■ DATA ■
↓
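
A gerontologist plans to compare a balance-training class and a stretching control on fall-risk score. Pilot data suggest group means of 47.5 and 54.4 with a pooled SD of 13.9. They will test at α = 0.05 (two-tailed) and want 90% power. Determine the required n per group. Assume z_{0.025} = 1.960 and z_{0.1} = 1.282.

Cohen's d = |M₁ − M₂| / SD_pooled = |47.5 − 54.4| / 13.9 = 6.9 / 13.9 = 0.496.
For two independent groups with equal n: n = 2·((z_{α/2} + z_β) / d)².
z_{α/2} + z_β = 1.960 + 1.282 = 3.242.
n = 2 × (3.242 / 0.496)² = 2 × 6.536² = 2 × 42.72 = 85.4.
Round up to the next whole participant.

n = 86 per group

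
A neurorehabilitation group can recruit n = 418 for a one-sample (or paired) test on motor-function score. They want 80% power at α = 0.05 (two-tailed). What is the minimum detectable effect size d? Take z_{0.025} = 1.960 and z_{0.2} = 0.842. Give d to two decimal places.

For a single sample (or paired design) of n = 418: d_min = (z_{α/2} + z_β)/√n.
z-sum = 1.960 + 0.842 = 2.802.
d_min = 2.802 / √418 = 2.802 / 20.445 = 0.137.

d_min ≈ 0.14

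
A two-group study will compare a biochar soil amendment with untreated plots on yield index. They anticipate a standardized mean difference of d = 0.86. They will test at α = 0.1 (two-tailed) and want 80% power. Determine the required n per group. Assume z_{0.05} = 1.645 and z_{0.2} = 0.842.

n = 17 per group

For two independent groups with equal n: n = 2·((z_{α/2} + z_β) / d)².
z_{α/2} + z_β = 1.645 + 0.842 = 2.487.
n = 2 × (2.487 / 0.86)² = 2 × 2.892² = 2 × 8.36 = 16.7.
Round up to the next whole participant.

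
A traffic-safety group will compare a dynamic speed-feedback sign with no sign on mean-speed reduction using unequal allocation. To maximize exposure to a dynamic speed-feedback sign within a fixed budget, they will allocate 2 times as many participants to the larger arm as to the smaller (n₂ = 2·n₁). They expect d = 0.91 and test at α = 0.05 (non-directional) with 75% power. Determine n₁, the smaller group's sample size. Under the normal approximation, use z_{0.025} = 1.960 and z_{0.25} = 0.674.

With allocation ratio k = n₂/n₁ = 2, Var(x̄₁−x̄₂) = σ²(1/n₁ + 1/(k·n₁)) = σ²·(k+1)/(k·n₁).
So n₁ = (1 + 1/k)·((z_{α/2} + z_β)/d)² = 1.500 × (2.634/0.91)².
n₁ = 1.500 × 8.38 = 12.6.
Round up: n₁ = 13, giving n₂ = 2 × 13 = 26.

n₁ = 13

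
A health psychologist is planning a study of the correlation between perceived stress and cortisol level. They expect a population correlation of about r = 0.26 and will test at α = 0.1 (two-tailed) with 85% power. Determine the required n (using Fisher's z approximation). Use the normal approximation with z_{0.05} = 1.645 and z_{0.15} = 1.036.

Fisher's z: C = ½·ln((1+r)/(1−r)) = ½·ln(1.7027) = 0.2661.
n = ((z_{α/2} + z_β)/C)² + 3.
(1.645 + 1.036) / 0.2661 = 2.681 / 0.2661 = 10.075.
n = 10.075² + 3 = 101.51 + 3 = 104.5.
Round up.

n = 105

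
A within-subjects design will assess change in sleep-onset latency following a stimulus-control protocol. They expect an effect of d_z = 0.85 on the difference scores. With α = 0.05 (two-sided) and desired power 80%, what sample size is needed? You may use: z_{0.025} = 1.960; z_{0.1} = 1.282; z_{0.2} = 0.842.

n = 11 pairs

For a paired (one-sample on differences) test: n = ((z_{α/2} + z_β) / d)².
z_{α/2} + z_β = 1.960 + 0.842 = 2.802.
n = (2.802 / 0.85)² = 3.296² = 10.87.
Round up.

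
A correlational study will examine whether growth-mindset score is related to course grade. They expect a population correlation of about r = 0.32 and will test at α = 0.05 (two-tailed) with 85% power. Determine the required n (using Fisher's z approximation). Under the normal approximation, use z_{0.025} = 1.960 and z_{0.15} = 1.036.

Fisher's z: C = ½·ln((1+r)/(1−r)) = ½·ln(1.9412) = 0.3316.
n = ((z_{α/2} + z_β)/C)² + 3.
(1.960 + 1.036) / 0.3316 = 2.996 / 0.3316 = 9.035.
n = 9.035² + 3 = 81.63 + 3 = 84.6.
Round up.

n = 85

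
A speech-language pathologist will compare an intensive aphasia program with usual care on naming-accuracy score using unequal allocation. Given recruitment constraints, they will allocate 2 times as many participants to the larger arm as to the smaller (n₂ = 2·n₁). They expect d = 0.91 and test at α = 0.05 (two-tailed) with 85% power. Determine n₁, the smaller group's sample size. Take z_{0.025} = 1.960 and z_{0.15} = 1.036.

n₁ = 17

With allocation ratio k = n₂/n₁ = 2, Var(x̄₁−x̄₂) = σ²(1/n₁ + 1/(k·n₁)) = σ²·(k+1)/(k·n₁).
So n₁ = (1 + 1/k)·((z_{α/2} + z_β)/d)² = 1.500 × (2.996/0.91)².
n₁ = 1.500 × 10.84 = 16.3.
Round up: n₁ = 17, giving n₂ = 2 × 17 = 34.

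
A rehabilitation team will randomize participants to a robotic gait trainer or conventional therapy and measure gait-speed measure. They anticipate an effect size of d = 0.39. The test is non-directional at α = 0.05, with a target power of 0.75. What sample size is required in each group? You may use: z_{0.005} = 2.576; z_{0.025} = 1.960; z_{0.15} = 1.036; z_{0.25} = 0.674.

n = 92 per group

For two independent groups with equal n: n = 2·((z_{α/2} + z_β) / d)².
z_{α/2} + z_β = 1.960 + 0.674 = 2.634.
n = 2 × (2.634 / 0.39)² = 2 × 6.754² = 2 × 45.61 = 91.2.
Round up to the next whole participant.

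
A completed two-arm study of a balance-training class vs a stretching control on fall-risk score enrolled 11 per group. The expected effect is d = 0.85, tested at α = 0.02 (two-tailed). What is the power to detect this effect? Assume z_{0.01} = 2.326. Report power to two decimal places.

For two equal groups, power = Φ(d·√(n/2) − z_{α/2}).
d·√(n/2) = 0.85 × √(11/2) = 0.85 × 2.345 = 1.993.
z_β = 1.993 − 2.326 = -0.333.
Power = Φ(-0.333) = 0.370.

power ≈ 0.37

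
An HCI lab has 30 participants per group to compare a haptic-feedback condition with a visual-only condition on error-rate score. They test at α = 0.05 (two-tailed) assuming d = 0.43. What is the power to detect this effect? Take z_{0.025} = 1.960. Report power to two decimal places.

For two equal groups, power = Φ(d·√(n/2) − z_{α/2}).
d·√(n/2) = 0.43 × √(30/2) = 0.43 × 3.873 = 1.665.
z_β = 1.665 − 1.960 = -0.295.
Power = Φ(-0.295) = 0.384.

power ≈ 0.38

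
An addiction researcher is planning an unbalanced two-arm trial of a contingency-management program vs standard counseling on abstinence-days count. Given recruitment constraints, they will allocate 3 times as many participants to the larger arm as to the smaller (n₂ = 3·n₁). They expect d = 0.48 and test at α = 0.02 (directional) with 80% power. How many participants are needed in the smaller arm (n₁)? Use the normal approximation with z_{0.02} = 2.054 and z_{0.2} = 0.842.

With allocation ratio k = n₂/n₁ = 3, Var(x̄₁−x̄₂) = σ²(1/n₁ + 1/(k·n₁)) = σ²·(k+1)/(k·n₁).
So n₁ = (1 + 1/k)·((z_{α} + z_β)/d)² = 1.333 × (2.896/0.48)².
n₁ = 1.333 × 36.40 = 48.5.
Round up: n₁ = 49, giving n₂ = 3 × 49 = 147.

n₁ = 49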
↑
■ PROBLEM TO SOLVE ■
Exact repetition of every entry in the data is required.

■ RESULT OF THE EXERCISE ■
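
A gerontologist plans to compare a balance-training class and a stretching control on fall-risk score. Pilot data suggest group means of 47.5 and 54.4 with a pooled SD of 13.9. They will test at α = 0.05 (two-tailed) and want 90% power. Determine the required n per group. Assume z_{0.025} = 1.960 and z_{0.1} = 1.282.

Cohen's d = |M₁ − M₂| / SD_pooled = |47.5 − 54.4| / 13.9 = 6.9 / 13.9 = 0.496.
For two independent groups with equal n: n = 2·((z_{α/2} + z_β) / d)².
z_{α/2} + z_β = 1.960 + 1.282 = 3.242.
n = 2 × (3.242 / 0.496)² = 2 × 6.536² = 2 × 42.72 = 85.4.
Round up to the next whole participant.

n = 86 per group

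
A neurorehabilitation group can recruit n = 418 for a one-sample (or paired) test on motor-function score. They want 80% power at α = 0.05 (two-tailed). What is the minimum detectable effect size d? Take z_{0.025} = 1.960 and z_{0.2} = 0.842. Give d to two decimal places.

For a single sample (or paired design) of n = 418: d_min = (z_{α/2} + z_β)/√n.
z-sum = 1.960 + 0.842 = 2.802.
d_min = 2.802 / √418 = 2.802 / 20.445 = 0.137.

d_min ≈ 0.14

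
A two-group study will compare a biochar soil amendment with untreated plots on yield index. They anticipate a standardized mean difference of d = 0.86. They will test at α = 0.1 (two-tailed) and want 80% power. Determine the required n per group. Assume z_{0.05} = 1.645 and z_{0.2} = 0.842.

n = 17 per group

For two independent groups with equal n: n = 2·((z_{α/2} + z_β) / d)².
z_{α/2} + z_β = 1.645 + 0.842 = 2.487.
n = 2 × (2.487 / 0.86)² = 2 × 2.892² = 2 × 8.36 = 16.7.
Round up to the next whole participant.

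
A traffic-safety group will compare a dynamic speed-feedback sign with no sign on mean-speed reduction using unequal allocation. To maximize exposure to a dynamic speed-feedback sign within a fixed budget, they will allocate 2 times as many participants to the larger arm as to the smaller (n₂ = 2·n₁). They expect d = 0.91 and test at α = 0.05 (non-directional) with 75% power. Determine n₁, the smaller group's sample size. Under the normal approximation, use z_{0.025} = 1.960 and z_{0.25} = 0.674.

With allocation ratio k = n₂/n₁ = 2, Var(x̄₁−x̄₂) = σ²(1/n₁ + 1/(k·n₁)) = σ²·(k+1)/(k·n₁).
So n₁ = (1 + 1/k)·((z_{α/2} + z_β)/d)² = 1.500 × (2.634/0.91)².
n₁ = 1.500 × 8.38 = 12.6.
Round up: n₁ = 13, giving n₂ = 2 × 13 = 26.

n₁ = 13

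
A health psychologist is planning a study of the correlation between perceived stress and cortisol level. They expect a population correlation of about r = 0.26 and will test at α = 0.1 (two-tailed) with 85% power. Determine the required n (using Fisher's z approximation). Use the normal approximation with z_{0.05} = 1.645 and z_{0.15} = 1.036.

Fisher's z: C = ½·ln((1+r)/(1−r)) = ½·ln(1.7027) = 0.2661.
n = ((z_{α/2} + z_β)/C)² + 3.
(1.645 + 1.036) / 0.2661 = 2.681 / 0.2661 = 10.075.
n = 10.075² + 3 = 101.51 + 3 = 104.5.
Round up.

n = 105

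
A within-subjects design will assess change in sleep-onset latency following a stimulus-control protocol. They expect an effect of d_z = 0.85 on the difference scores. With α = 0.05 (two-sided) and desired power 80%, what sample size is needed? You may use: z_{0.025} = 1.960; z_{0.1} = 1.282; z_{0.2} = 0.842.

n = 11 pairs

For a paired (one-sample on differences) test: n = ((z_{α/2} + z_β) / d)².
z_{α/2} + z_β = 1.960 + 0.842 = 2.802.
n = (2.802 / 0.85)² = 3.296² = 10.87.
Round up.

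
A correlational study will examine whether growth-mindset score is related to course grade. They expect a population correlation of about r = 0.32 and will test at α = 0.05 (two-tailed) with 85% power. Determine the required n (using Fisher's z approximation). Under the normal approximation, use z_{0.025} = 1.960 and z_{0.15} = 1.036.

Fisher's z: C = ½·ln((1+r)/(1−r)) = ½·ln(1.9412) = 0.3316.
n = ((z_{α/2} + z_β)/C)² + 3.
(1.960 + 1.036) / 0.3316 = 2.996 / 0.3316 = 9.035.
n = 9.035² + 3 = 81.63 + 3 = 84.6.
Round up.

n = 85

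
A speech-language pathologist will compare an intensive aphasia program with usual care on naming-accuracy score using unequal allocation. Given recruitment constraints, they will allocate 2 times as many participants to the larger arm as to the smaller (n₂ = 2·n₁). They expect d = 0.91 and test at α = 0.05 (two-tailed) with 85% power. Determine n₁, the smaller group's sample size. Take z_{0.025} = 1.960 and z_{0.15} = 1.036.

n₁ = 17

With allocation ratio k = n₂/n₁ = 2, Var(x̄₁−x̄₂) = σ²(1/n₁ + 1/(k·n₁)) = σ²·(k+1)/(k·n₁).
So n₁ = (1 + 1/k)·((z_{α/2} + z_β)/d)² = 1.500 × (2.996/0.91)².
n₁ = 1.500 × 10.84 = 16.3.
Round up: n₁ = 17, giving n₂ = 2 × 17 = 34.

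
A rehabilitation team will randomize participants to a robotic gait trainer or conventional therapy and measure gait-speed measure. They anticipate an effect size of d = 0.39. The test is non-directional at α = 0.05, with a target power of 0.75. What sample size is required in each group? You may use: z_{0.005} = 2.576; z_{0.025} = 1.960; z_{0.15} = 1.036; z_{0.25} = 0.674.

n = 92 per group

For two independent groups with equal n: n = 2·((z_{α/2} + z_β) / d)².
z_{α/2} + z_β = 1.960 + 0.674 = 2.634.
n = 2 × (2.634 / 0.39)² = 2 × 6.754² = 2 × 45.61 = 91.2.
Round up to the next whole participant.

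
A completed two-arm study of a balance-training class vs a stretching control on fall-risk score enrolled 11 per group. The expected effect is d = 0.85, tested at α = 0.02 (two-tailed). What is the power to detect this effect? Assume z_{0.01} = 2.326. Report power to two decimal places.

For two equal groups, power = Φ(d·√(n/2) − z_{α/2}).
d·√(n/2) = 0.85 × √(11/2) = 0.85 × 2.345 = 1.993.
z_β = 1.993 − 2.326 = -0.333.
Power = Φ(-0.333) = 0.370.

power ≈ 0.37

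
An HCI lab has 30 participants per group to compare a haptic-feedback condition with a visual-only condition on error-rate score. They test at α = 0.05 (two-tailed) assuming d = 0.43. What is the power to detect this effect? Take z_{0.025} = 1.960. Report power to two decimal places.

For two equal groups, power = Φ(d·√(n/2) − z_{α/2}).
d·√(n/2) = 0.43 × √(30/2) = 0.43 × 3.873 = 1.665.
z_β = 1.665 − 1.960 = -0.295.
Power = Φ(-0.295) = 0.384.

power ≈ 0.38

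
An addiction researcher is planning an unbalanced two-arm trial of a contingency-management program vs standard counseling on abstinence-days count. Given recruitment constraints, they will allocate 3 times as many participants to the larger arm as to the smaller (n₂ = 3·n₁). They expect d = 0.48 and test at α = 0.02 (directional) with 80% power. How many participants are needed in the smaller arm (n₁)? Use the normal approximation with z_{0.02} = 2.054 and z_{0.2} = 0.842.

With allocation ratio k = n₂/n₁ = 3, Var(x̄₁−x̄₂) = σ²(1/n₁ + 1/(k·n₁)) = σ²·(k+1)/(k·n₁).
So n₁ = (1 + 1/k)·((z_{α} + z_β)/d)² = 1.333 × (2.896/0.48)².
n₁ = 1.333 × 36.40 = 48.5.
Round up: n₁ = 49, giving n₂ = 3 × 49 = 147.

n₁ = 49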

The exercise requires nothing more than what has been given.